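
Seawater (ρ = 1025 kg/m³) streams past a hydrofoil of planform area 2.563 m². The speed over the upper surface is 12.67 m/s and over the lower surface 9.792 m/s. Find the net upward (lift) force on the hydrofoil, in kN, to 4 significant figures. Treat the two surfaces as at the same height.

F = 84.91 kN

From P + ½ρv² = const at equal height, P_low − P_up = ½ρ(v_up² − v_low²).
ΔP = ½·1025·(12.67² − 9.792²) = 33130 Pa.
Lift = ΔP · A = 33130 × 2.563 = 84910 N.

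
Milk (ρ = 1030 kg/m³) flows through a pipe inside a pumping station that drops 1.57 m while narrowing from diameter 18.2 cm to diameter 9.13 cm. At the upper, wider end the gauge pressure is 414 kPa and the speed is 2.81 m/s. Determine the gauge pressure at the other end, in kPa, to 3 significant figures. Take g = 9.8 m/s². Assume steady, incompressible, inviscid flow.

By continuity, v₂ = v₁·A₁/A₂ = 2.81·(260/65.5) = 11.2 m/s.
Energy conservation along the streamline gives P₂ = P₁ − ½ρ(v₂² − v₁²) − ρg(h₂ − h₁).
P₂ = 414000 + ½·1030·(2.81² − 11.2²) − 1030·9.8·(−1.57) = 414000 + (-60100) − (-15800) = 370000 Pa.

370 kPa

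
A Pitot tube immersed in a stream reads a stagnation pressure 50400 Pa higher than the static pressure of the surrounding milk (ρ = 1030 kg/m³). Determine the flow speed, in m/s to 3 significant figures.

v ≈ 9.89 m/s

The dynamic pressure equals the rise in static pressure at the stagnation point: ΔP = ½ρv².
v = √(2ΔP/ρ) = √(2·50400/1030) = 9.89 m/s.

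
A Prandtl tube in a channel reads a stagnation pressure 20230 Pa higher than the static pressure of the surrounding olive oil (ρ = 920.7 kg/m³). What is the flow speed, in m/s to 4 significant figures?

At the stagnation point the flow is brought to rest, so Bernoulli gives P_stag − P_static = ½ρv².
v = √(2ΔP/ρ) = √(2·20230/920.7) = 6.629 m/s.

v ≈ 6.629 m/s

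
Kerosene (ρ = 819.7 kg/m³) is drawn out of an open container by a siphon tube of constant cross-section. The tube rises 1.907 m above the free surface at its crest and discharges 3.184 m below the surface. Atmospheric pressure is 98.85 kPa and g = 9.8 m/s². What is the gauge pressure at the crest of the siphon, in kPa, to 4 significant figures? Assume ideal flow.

Bernoulli surface→outlet gives ½v² = g·h_out, so v = √(2·9.8·3.184) = 7.900 m/s.
Continuity keeps v the same throughout the tube; from surface to crest, P_atm + 0 = P_top + ½ρv² + ρg·h_top.
P_top = 98850 − ½·819.7·7.900² − 819.7·9.8·1.907 = 57950 Pa. So P_gauge = P_top − P_atm = -40900 Pa.

P_gauge ≈ -40.90 kPa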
:::
▸ **The task**: Type out the whole listing once more, exactly as written.

▸ **Answer box**:
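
Seawater (ρ = 1025 kg/m³) streams past a hydrofoil of planform area 2.563 m². The speed over the upper surface is 12.67 m/s and over the lower surface 9.792 m/s. Find the net upward (lift) force on the hydrofoil, in kN, to 4 significant figures. Treat the two surfaces as at the same height.

F = 84.91 kN

From P + ½ρv² = const at equal height, P_low − P_up = ½ρ(v_up² − v_low²).
ΔP = ½·1025·(12.67² − 9.792²) = 33130 Pa.
Lift = ΔP · A = 33130 × 2.563 = 84910 N.

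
Milk (ρ = 1030 kg/m³) flows through a pipe inside a pumping station that drops 1.57 m while narrowing from diameter 18.2 cm to diameter 9.13 cm. At the upper, wider end the gauge pressure is 414 kPa and the speed is 2.81 m/s. Determine the gauge pressure at the other end, in kPa, to 3 significant figures. Take g = 9.8 m/s². Assume steady, incompressible, inviscid flow.

By continuity, v₂ = v₁·A₁/A₂ = 2.81·(260/65.5) = 11.2 m/s.
Energy conservation along the streamline gives P₂ = P₁ − ½ρ(v₂² − v₁²) − ρg(h₂ − h₁).
P₂ = 414000 + ½·1030·(2.81² − 11.2²) − 1030·9.8·(−1.57) = 414000 + (-60100) − (-15800) = 370000 Pa.

370 kPa

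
A Pitot tube immersed in a stream reads a stagnation pressure 50400 Pa higher than the static pressure of the surrounding milk (ρ = 1030 kg/m³). Determine the flow speed, in m/s to 3 significant figures.

v ≈ 9.89 m/s

The dynamic pressure equals the rise in static pressure at the stagnation point: ΔP = ½ρv².
v = √(2ΔP/ρ) = √(2·50400/1030) = 9.89 m/s.

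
A Prandtl tube in a channel reads a stagnation pressure 20230 Pa higher than the static pressure of the surrounding olive oil (ρ = 920.7 kg/m³). What is the flow speed, in m/s to 4 significant figures?

At the stagnation point the flow is brought to rest, so Bernoulli gives P_stag − P_static = ½ρv².
v = √(2ΔP/ρ) = √(2·20230/920.7) = 6.629 m/s.

v ≈ 6.629 m/s

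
Kerosene (ρ = 819.7 kg/m³) is drawn out of an open container by a siphon tube of constant cross-section. The tube rises 1.907 m above the free surface at its crest and discharges 3.184 m below the surface. Atmospheric pressure is 98.85 kPa and g = 9.8 m/s². What is the gauge pressure at the crest of the siphon, in kPa, to 4 significant figures? Assume ideal flow.

Bernoulli surface→outlet gives ½v² = g·h_out, so v = √(2·9.8·3.184) = 7.900 m/s.
Continuity keeps v the same throughout the tube; from surface to crest, P_atm + 0 = P_top + ½ρv² + ρg·h_top.
P_top = 98850 − ½·819.7·7.900² − 819.7·9.8·1.907 = 57950 Pa. So P_gauge = P_top − P_atm = -40900 Pa.

P_gauge ≈ -40.90 kPa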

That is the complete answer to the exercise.